* [PROVIDED DATA]:
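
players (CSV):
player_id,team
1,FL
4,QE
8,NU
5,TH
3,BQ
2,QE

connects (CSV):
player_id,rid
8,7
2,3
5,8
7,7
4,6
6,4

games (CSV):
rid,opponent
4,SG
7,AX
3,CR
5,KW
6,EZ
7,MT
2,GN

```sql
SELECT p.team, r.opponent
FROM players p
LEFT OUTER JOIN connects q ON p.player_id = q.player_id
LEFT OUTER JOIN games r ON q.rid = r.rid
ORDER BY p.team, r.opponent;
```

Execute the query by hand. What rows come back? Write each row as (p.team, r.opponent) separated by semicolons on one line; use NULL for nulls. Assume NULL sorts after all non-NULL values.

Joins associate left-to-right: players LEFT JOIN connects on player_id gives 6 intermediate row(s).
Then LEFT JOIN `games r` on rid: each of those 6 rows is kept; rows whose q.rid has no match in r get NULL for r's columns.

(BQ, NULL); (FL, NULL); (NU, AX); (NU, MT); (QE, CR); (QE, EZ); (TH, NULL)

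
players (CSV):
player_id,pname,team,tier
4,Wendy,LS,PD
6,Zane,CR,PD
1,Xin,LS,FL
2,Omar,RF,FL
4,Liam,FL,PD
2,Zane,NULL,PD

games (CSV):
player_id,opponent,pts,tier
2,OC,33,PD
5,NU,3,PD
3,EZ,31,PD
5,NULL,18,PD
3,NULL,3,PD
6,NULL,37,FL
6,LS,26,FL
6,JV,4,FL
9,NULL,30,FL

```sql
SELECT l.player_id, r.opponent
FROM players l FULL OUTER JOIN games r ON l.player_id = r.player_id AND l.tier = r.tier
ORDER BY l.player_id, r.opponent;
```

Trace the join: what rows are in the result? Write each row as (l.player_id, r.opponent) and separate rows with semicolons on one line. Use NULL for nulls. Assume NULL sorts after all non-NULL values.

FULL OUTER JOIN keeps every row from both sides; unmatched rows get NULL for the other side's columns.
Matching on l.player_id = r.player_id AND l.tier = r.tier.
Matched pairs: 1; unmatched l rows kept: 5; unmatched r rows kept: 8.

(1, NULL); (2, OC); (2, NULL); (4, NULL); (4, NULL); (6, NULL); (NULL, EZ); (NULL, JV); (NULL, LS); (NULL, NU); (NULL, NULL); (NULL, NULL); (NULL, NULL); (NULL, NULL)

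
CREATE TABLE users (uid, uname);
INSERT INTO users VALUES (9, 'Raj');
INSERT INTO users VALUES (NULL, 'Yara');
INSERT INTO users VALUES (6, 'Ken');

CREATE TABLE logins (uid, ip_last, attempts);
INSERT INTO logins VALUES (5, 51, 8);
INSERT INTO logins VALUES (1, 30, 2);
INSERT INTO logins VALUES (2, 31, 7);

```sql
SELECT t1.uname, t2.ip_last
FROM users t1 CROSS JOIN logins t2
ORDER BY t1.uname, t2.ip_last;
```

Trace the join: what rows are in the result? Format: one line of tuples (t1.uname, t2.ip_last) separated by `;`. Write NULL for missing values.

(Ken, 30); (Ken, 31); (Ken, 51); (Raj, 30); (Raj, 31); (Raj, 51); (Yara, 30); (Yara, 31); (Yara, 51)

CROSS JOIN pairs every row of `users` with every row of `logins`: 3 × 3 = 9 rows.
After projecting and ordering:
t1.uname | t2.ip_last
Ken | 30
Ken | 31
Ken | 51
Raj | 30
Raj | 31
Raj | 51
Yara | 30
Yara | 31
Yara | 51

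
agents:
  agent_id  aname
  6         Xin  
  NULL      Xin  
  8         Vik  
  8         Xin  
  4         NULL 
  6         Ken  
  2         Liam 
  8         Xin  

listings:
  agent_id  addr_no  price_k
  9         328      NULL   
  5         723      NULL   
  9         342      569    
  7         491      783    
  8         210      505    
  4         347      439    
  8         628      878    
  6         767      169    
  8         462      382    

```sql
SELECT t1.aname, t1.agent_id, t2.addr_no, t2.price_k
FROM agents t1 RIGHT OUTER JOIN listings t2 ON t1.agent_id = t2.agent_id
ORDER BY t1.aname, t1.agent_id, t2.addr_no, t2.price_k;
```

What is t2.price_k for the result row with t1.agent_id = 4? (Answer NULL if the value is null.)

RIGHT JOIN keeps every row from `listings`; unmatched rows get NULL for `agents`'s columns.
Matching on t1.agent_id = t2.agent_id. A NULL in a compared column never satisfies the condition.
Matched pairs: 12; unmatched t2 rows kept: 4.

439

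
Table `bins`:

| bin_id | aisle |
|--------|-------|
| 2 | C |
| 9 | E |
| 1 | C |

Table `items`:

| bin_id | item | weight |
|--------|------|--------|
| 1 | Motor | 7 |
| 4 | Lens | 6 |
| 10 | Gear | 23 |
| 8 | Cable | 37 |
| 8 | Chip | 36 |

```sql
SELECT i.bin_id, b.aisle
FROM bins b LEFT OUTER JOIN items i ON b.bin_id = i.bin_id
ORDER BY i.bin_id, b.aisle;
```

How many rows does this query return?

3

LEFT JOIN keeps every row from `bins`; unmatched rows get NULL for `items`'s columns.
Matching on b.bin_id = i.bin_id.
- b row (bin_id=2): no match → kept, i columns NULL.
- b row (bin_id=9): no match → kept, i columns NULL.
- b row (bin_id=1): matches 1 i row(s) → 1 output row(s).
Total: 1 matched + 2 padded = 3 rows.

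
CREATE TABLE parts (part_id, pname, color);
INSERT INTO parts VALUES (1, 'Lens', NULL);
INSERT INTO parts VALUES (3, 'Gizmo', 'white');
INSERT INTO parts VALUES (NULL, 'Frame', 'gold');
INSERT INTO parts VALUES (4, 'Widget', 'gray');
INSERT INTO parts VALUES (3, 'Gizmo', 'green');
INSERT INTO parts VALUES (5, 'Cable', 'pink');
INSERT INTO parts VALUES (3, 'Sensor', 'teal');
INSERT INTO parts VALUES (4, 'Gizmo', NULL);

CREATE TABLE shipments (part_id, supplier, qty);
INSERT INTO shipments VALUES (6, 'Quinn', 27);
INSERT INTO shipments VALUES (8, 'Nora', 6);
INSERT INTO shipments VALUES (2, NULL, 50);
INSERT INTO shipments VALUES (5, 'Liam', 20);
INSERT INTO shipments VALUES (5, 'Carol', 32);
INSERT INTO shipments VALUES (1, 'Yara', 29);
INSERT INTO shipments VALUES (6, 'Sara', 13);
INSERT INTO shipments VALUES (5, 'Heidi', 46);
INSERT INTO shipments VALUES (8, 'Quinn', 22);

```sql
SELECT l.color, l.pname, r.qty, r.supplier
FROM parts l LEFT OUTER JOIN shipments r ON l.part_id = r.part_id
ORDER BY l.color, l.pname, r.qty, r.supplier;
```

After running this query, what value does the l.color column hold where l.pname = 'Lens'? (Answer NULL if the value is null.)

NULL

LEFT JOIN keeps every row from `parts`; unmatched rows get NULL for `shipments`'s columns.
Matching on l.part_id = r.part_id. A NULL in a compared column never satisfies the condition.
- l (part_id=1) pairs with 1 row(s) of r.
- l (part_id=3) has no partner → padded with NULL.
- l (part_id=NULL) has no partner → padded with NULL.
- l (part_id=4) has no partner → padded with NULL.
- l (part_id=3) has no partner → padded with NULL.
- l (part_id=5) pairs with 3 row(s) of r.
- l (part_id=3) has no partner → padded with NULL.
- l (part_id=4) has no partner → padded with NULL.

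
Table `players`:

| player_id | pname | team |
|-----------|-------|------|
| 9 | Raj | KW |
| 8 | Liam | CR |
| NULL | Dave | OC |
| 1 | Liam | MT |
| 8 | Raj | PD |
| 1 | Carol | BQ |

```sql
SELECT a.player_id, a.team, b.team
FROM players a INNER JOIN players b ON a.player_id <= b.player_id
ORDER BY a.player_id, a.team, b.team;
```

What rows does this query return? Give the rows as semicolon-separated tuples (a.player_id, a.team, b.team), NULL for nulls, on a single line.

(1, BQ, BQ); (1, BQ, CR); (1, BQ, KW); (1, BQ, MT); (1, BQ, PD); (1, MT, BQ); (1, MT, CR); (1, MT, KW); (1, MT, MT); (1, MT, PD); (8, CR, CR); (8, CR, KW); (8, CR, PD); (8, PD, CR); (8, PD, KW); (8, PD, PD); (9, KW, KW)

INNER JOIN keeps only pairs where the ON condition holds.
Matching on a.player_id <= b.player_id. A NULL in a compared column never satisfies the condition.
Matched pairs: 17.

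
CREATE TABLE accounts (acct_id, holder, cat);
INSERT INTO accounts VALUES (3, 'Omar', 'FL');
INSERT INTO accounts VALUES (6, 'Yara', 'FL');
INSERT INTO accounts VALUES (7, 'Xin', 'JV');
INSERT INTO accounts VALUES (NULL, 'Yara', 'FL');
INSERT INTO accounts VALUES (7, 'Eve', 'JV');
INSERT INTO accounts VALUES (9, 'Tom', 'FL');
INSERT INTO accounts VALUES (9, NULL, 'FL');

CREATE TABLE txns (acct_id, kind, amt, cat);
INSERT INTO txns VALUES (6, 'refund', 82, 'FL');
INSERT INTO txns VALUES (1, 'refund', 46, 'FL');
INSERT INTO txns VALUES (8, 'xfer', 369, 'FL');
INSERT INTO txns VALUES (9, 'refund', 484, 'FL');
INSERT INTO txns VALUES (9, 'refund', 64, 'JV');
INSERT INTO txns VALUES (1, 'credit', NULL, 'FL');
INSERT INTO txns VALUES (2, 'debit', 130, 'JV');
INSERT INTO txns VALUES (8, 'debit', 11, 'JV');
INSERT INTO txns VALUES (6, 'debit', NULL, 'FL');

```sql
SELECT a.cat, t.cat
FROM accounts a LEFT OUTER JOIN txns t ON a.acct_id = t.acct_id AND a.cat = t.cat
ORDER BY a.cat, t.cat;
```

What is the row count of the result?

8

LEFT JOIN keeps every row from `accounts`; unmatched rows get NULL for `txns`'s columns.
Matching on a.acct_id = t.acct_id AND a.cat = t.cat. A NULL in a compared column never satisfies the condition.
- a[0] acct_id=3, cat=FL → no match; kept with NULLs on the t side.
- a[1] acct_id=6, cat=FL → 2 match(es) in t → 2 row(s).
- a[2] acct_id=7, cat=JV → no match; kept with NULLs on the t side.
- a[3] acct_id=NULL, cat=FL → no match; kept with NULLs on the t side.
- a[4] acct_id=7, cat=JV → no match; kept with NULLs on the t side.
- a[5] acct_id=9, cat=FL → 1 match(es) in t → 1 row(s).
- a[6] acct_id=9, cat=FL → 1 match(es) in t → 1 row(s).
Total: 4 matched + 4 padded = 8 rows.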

* [TRY IT]: Please give the count of lines above with "aname", nothing else.

* [FINISHED EXERCISE]: 3